### Exercise:
Take the records below from their first line to the line with "Answer: 6890975", and restate those lines word for word.

### Material shown:
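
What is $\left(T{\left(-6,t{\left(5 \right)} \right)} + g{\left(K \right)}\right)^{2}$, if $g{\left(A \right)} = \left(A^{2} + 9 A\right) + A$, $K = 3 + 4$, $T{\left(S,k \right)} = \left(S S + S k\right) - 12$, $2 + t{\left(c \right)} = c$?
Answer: $15625$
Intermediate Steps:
$t{\left(c \right)} = -2 + c$
$T{\left(S,k \right)} = -12 + S^{2} + S k$ ($T{\left(S,k \right)} = \left(S^{2} + S k\right) - 12 = -12 + S^{2} + S k$)
$K = 7$
$g{\left(A \right)} = A^{2} + 10 A$
$\left(T{\left(-6,t{\left(5 \right)} \right)} + g{\left(K \right)}\right)^{2} = \left(\left(-12 + \left(-6\right)^{2} - 6 \left(-2 + 5\right)\right) + 7 \left(10 + 7\right)\right)^{2} = \left(\left(-12 + 36 - 18\right) + 7 \cdot 17\right)^{2} = \left(\left(-12 + 36 - 18\right) + 119\right)^{2} = \left(6 + 119\right)^{2} = 125^{2} = 15625$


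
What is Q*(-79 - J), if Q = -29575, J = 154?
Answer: 6890975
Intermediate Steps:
Q*(-79 - J) = -29575*(-79 - 1*154) = -29575*(-79 - 154) = -29575*(-233) = 6890975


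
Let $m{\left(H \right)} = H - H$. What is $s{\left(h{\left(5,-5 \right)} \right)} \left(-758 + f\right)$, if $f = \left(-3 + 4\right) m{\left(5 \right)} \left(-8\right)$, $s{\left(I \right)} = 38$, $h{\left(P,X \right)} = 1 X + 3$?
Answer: $-28804$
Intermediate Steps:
$m{\left(H \right)} = 0$
$h{\left(P,X \right)} = 3 + X$ ($h{\left(P,X \right)} = X + 3 = 3 + X$)
$f = 0$ ($f = \left(-3 + 4\right) 0 \left(-8\right) = 1 \cdot 0 \left(-8\right) = 0 \left(-8\right) = 0$)
$s{\left(h{\left(5,-5 \right)} \right)} \left(-758 + f\right) = 38 \left(-758 + 0\right) = 38 \left(-758\right) = -28804$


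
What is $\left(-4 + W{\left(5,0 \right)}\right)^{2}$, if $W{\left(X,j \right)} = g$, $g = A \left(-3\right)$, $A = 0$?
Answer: $16$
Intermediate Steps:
$g = 0$ ($g = 0 \left(-3\right) = 0$)
$W{\left(X,j \right)} = 0$
$\left(-4 + W{\left(5,0 \right)}\right)^{2} = \left(-4 + 0\right)^{2} = \left(-4\right)^{2} = 16$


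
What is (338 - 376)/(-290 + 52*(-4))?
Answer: 19/249 ≈ 0.076305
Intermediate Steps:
(338 - 376)/(-290 + 52*(-4)) = -38/(-290 - 208) = -38/(-498) = -38*(-1/498) = 19/249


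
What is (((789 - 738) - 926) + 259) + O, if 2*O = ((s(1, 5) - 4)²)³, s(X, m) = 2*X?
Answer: -584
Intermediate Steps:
O = 32 (O = ((2*1 - 4)²)³/2 = ((2 - 4)²)³/2 = ((-2)²)³/2 = (½)*4³ = (½)*64 = 32)
(((789 - 738) - 926) + 259) + O = (((789 - 738) - 926) + 259) + 32 = ((51 - 926) + 259) + 32 = (-875 + 259) + 32 = -616 + 32 = -584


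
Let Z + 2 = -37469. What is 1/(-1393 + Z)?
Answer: -1/38864 ≈ -2.5731e-5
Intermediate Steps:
Z = -37471 (Z = -2 - 37469 = -37471)
1/(-1393 + Z) = 1/(-1393 - 37471) = 1/(-38864) = -1/38864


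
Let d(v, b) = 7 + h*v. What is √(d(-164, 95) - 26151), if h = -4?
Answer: 12*I*√177 ≈ 159.65*I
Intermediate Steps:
d(v, b) = 7 - 4*v
√(d(-164, 95) - 26151) = √((7 - 4*(-164)) - 26151) = √((7 + 656) - 26151) = √(663 - 26151) = √(-25488) = 12*I*√177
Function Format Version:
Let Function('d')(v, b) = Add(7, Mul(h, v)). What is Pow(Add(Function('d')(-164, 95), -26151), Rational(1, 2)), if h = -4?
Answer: Mul(12, I, Pow(177, Rational(1, 2))) ≈ Mul(159.65, I)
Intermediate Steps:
Function('d')(v, b) = Add(7, Mul(-4, v))
Pow(Add(Function('d')(-164, 95), -26151), Rational(1, 2)) = Pow(Add(Add(7, Mul(-4, -164)), -26151), Rational(1, 2)) = Pow(Add(Add(7, 656), -26151), Rational(1, 2)) = Pow(Add(663, -26151), Rational(1, 2)) = Pow(-25488, Rational(1, 2)) = Mul(12, I, Pow(177, Rational(1, 2)))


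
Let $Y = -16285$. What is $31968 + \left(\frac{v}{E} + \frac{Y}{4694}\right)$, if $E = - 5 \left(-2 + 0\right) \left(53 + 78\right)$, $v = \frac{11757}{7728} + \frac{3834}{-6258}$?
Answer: $\frac{37721143874297353}{1180093755680} \approx 31965.0$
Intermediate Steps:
$v = \frac{348779}{383824}$ ($v = 11757 \cdot \frac{1}{7728} + 3834 \left(- \frac{1}{6258}\right) = \frac{3919}{2576} - \frac{639}{1043} = \frac{348779}{383824} \approx 0.9087$)
$E = 1310$ ($E = \left(-5\right) \left(-2\right) 131 = 10 \cdot 131 = 1310$)
$31968 + \left(\frac{v}{E} + \frac{Y}{4694}\right) = 31968 + \left(\frac{348779}{383824 \cdot 1310} - \frac{16285}{4694}\right) = 31968 + \left(\frac{348779}{383824} \cdot \frac{1}{1310} - \frac{16285}{4694}\right) = 31968 + \left(\frac{348779}{502809440} - \frac{16285}{4694}\right) = 31968 - \frac{4093307280887}{1180093755680} = \frac{37721143874297353}{1180093755680}$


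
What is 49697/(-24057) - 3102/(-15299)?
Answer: -685689589/368048043 ≈ -1.8630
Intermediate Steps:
49697/(-24057) - 3102/(-15299) = 49697*(-1/24057) - 3102*(-1/15299) = -49697/24057 + 3102/15299 = -685689589/368048043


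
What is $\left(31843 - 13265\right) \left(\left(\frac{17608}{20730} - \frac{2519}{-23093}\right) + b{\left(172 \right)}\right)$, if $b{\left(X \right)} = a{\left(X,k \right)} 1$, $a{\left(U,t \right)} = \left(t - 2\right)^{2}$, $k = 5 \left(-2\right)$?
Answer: $\frac{92086125393698}{34194135} \approx 2.693 \cdot 10^{6}$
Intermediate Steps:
$k = -10$
$a{\left(U,t \right)} = \left(-2 + t\right)^{2}$
$b{\left(X \right)} = 144$ ($b{\left(X \right)} = \left(-2 - 10\right)^{2} \cdot 1 = \left(-12\right)^{2} \cdot 1 = 144 \cdot 1 = 144$)
$\left(31843 - 13265\right) \left(\left(\frac{17608}{20730} - \frac{2519}{-23093}\right) + b{\left(172 \right)}\right) = \left(31843 - 13265\right) \left(\left(\frac{17608}{20730} - \frac{2519}{-23093}\right) + 144\right) = 18578 \left(\left(17608 \cdot \frac{1}{20730} - - \frac{2519}{23093}\right) + 144\right) = 18578 \left(\left(\frac{8804}{10365} + \frac{2519}{23093}\right) + 144\right) = 18578 \left(\frac{229420207}{239358945} + 144\right) = 18578 \cdot \frac{34697108287}{239358945} = \frac{92086125393698}{34194135}$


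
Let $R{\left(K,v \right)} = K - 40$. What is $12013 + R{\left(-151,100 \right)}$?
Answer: $11822$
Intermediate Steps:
$R{\left(K,v \right)} = -40 + K$
$12013 + R{\left(-151,100 \right)} = 12013 - 191 = 11822$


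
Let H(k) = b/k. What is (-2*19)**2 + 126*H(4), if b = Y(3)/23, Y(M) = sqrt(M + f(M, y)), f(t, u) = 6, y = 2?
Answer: 66613/46 ≈ 1448.1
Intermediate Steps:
Y(M) = sqrt(6 + M) (Y(M) = sqrt(M + 6) = sqrt(6 + M))
b = 3/23 (b = sqrt(6 + 3)/23 = sqrt(9)*(1/23) = 3*(1/23) = 3/23 ≈ 0.13043)
H(k) = 3/(23*k)
(-2*19)**2 + 126*H(4) = (-2*19)**2 + 126*((3/23)/4) = (-38)**2 + 126*((3/23)*(1/4)) = 1444 + 126*(3/92) = 1444 + 189/46 = 66613/46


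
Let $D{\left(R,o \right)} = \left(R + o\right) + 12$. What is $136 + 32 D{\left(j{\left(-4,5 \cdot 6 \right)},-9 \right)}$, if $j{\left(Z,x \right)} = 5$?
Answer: $392$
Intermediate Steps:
$D{\left(R,o \right)} = 12 + R + o$
$136 + 32 D{\left(j{\left(-4,5 \cdot 6 \right)},-9 \right)} = 136 + 32 \left(12 + 5 - 9\right) = 136 + 32 \cdot 8 = 136 + 256 = 392$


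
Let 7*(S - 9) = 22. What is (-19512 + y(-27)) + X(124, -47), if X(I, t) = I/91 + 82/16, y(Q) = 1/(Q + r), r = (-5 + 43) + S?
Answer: -1150198505/58968 ≈ -19505.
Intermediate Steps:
S = 85/7 (S = 9 + (1/7)*22 = 9 + 22/7 = 85/7 ≈ 12.143)
r = 351/7 (r = (-5 + 43) + 85/7 = 38 + 85/7 = 351/7 ≈ 50.143)
y(Q) = 1/(351/7 + Q) (y(Q) = 1/(Q + 351/7) = 1/(351/7 + Q))
X(I, t) = 41/8 + I/91 (X(I, t) = I*(1/91) + 82*(1/16) = I/91 + 41/8 = 41/8 + I/91)
(-19512 + y(-27)) + X(124, -47) = (-19512 + 7/(351 + 7*(-27))) + (41/8 + (1/91)*124) = (-19512 + 7/(351 - 189)) + (41/8 + 124/91) = (-19512 + 7/162) + 4723/728 = -3160937/162 + 4723/728 = -1150198505/58968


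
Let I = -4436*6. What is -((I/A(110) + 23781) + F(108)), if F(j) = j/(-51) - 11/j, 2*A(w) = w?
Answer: -2352314279/100980 ≈ -23295.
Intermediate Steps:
A(w) = w/2
I = -26616
F(j) = -11/j - j/51 (F(j) = j*(-1/51) - 11/j = -j/51 - 11/j = -11/j - j/51)
-((I/A(110) + 23781) + F(108)) = -((-26616/((½)*110) + 23781) + (-11/108 - 1/51*108)) = -((-26616/55 + 23781) + (-11*1/108 - 36/17)) = -((-26616*1/55 + 23781) + (-11/108 - 36/17)) = -((-26616/55 + 23781) - 4075/1836) = -(1281339/55 - 4075/1836) = -1*2352314279/100980 = -2352314279/100980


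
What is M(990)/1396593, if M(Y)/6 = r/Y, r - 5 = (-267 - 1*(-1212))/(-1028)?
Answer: 839/47378020932 ≈ 1.7709e-8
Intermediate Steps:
r = 4195/1028 (r = 5 + (-267 - 1*(-1212))/(-1028) = 5 + (-267 + 1212)*(-1/1028) = 5 + 945*(-1/1028) = 5 - 945/1028 = 4195/1028 ≈ 4.0807)
M(Y) = 12585/(514*Y) (M(Y) = 6*(4195/(1028*Y)) = 12585/(514*Y))
M(990)/1396593 = ((12585/514)/990)/1396593 = ((12585/514)*(1/990))*(1/1396593) = (839/33924)*(1/1396593) = 839/47378020932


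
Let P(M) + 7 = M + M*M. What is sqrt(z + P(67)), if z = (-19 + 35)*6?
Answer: sqrt(4645) ≈ 68.154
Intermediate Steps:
P(M) = -7 + M + M**2 (P(M) = -7 + (M + M*M) = -7 + (M + M**2) = -7 + M + M**2)
z = 96 (z = 16*6 = 96)
sqrt(z + P(67)) = sqrt(96 + (-7 + 67 + 67**2)) = sqrt(96 + (-7 + 67 + 4489)) = sqrt(96 + 4549) = sqrt(4645)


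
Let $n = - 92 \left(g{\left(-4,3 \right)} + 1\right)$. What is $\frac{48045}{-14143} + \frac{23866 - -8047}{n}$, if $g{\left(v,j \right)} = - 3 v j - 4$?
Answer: $- \frac{597210179}{42938148} \approx -13.909$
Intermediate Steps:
$g{\left(v,j \right)} = -4 - 3 j v$ ($g{\left(v,j \right)} = - 3 j v - 4 = -4 - 3 j v$)
$n = -3036$ ($n = - 92 \left(\left(-4 - 9 \left(-4\right)\right) + 1\right) = - 92 \left(\left(-4 + 36\right) + 1\right) = - 92 \left(32 + 1\right) = \left(-92\right) 33 = -3036$)
$\frac{48045}{-14143} + \frac{23866 - -8047}{n} = \frac{48045}{-14143} + \frac{23866 - -8047}{-3036} = 48045 \left(- \frac{1}{14143}\right) + \left(23866 + 8047\right) \left(- \frac{1}{3036}\right) = - \frac{48045}{14143} + 31913 \left(- \frac{1}{3036}\right) = - \frac{48045}{14143} - \frac{31913}{3036} = - \frac{597210179}{42938148}$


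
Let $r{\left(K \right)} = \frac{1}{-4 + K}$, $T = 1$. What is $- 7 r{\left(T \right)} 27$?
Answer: $63$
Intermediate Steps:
$- 7 r{\left(T \right)} 27 = - \frac{7}{-4 + 1} \cdot 27 = - \frac{7}{-3} \cdot 27 = \left(-7\right) \left(- \frac{1}{3}\right) 27 = \frac{7}{3} \cdot 27 = 63$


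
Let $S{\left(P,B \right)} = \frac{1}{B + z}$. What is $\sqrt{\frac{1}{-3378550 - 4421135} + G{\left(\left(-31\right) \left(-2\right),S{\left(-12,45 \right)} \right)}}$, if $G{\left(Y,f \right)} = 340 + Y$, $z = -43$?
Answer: $\frac{\sqrt{24455704604088765}}{7799685} \approx 20.05$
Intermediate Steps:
$S{\left(P,B \right)} = \frac{1}{-43 + B}$ ($S{\left(P,B \right)} = \frac{1}{B - 43} = \frac{1}{-43 + B}$)
$\sqrt{\frac{1}{-3378550 - 4421135} + G{\left(\left(-31\right) \left(-2\right),S{\left(-12,45 \right)} \right)}} = \sqrt{\frac{1}{-3378550 - 4421135} + \left(340 - -62\right)} = \sqrt{\frac{1}{-7799685} + \left(340 + 62\right)} = \sqrt{- \frac{1}{7799685} + 402} = \sqrt{\frac{3135473369}{7799685}} = \frac{\sqrt{24455704604088765}}{7799685}$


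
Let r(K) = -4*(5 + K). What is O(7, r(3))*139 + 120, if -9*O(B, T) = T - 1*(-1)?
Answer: 5389/9 ≈ 598.78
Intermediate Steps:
r(K) = -20 - 4*K
O(B, T) = -⅑ - T/9 (O(B, T) = -(T - 1*(-1))/9 = -(T + 1)/9 = -(1 + T)/9 = -⅑ - T/9)
O(7, r(3))*139 + 120 = (-⅑ - (-20 - 4*3)/9)*139 + 120 = (-⅑ - (-20 - 12)/9)*139 + 120 = (-⅑ - ⅑*(-32))*139 + 120 = (-⅑ + 32/9)*139 + 120 = (31/9)*139 + 120 = 4309/9 + 120 = 5389/9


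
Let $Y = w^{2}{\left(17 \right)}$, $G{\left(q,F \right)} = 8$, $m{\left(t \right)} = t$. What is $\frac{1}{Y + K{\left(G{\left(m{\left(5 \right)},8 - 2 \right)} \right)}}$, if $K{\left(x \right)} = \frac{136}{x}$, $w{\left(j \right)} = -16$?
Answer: $\frac{1}{273} \approx 0.003663$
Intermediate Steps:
$Y = 256$ ($Y = \left(-16\right)^{2} = 256$)
$\frac{1}{Y + K{\left(G{\left(m{\left(5 \right)},8 - 2 \right)} \right)}} = \frac{1}{256 + \frac{136}{8}} = \frac{1}{256 + 136 \cdot \frac{1}{8}} = \frac{1}{256 + 17} = \frac{1}{273}$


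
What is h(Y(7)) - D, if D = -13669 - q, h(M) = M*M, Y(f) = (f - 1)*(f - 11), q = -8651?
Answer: 5594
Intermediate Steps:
Y(f) = (-1 + f)*(-11 + f)
h(M) = M²
D = -5018 (D = -13669 - 1*(-8651) = -13669 + 8651 = -5018)
h(Y(7)) - D = (11 + 7² - 12*7)² - 1*(-5018) = (11 + 49 - 84)² + 5018 = (-24)² + 5018 = 576 + 5018 = 5594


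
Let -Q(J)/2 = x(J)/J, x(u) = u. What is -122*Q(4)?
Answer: 244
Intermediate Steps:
Q(J) = -2 (Q(J) = -2*J/J = -2*1 = -2)
-122*Q(4) = -122*(-2) = 244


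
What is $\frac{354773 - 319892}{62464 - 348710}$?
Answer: $- \frac{34881}{286246} \approx -0.12186$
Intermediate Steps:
$\frac{354773 - 319892}{62464 - 348710} = \frac{34881}{-286246} = 34881 \left(- \frac{1}{286246}\right) = - \frac{34881}{286246}$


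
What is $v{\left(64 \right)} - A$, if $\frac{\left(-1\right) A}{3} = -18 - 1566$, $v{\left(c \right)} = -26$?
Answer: $-4778$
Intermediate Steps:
$A = 4752$ ($A = - 3 \left(-18 - 1566\right) = \left(-3\right) \left(-1584\right) = 4752$)
$v{\left(64 \right)} - A = -26 - 4752 = -4778$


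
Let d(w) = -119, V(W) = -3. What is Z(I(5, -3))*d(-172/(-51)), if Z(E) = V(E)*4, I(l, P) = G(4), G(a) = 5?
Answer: 1428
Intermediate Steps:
I(l, P) = 5
Z(E) = -12 (Z(E) = -3*4 = -12)
Z(I(5, -3))*d(-172/(-51)) = -12*(-119) = 1428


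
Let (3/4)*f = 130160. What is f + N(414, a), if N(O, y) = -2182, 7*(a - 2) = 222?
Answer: 514094/3 ≈ 1.7136e+5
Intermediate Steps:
a = 236/7 (a = 2 + (1/7)*222 = 2 + 222/7 = 236/7 ≈ 33.714)
f = 520640/3 (f = (4/3)*130160 = 520640/3 ≈ 1.7355e+5)
f + N(414, a) = 520640/3 - 2182 = 514094/3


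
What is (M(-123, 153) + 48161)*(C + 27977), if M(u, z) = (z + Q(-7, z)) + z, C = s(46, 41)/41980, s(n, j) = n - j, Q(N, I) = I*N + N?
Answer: 11131434084377/8396 ≈ 1.3258e+9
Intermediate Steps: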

### Task response:
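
What is $\left(T{\left(-6,t{\left(5 \right)} \right)} + g{\left(K \right)}\right)^{2}$, if $g{\left(A \right)} = \left(A^{2} + 9 A\right) + A$, $K = 3 + 4$, $T{\left(S,k \right)} = \left(S S + S k\right) - 12$, $2 + t{\left(c \right)} = c$?
Answer: $15625$
Intermediate Steps:
$t{\left(c \right)} = -2 + c$
$T{\left(S,k \right)} = -12 + S^{2} + S k$ ($T{\left(S,k \right)} = \left(S^{2} + S k\right) - 12 = -12 + S^{2} + S k$)
$K = 7$
$g{\left(A \right)} = A^{2} + 10 A$
$\left(T{\left(-6,t{\left(5 \right)} \right)} + g{\left(K \right)}\right)^{2} = \left(\left(-12 + \left(-6\right)^{2} - 6 \left(-2 + 5\right)\right) + 7 \left(10 + 7\right)\right)^{2} = \left(\left(-12 + 36 - 18\right) + 7 \cdot 17\right)^{2} = \left(\left(-12 + 36 - 18\right) + 119\right)^{2} = \left(6 + 119\right)^{2} = 125^{2} = 15625$


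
What is Q*(-79 - J), if Q = -29575, J = 154?
Answer: 6890975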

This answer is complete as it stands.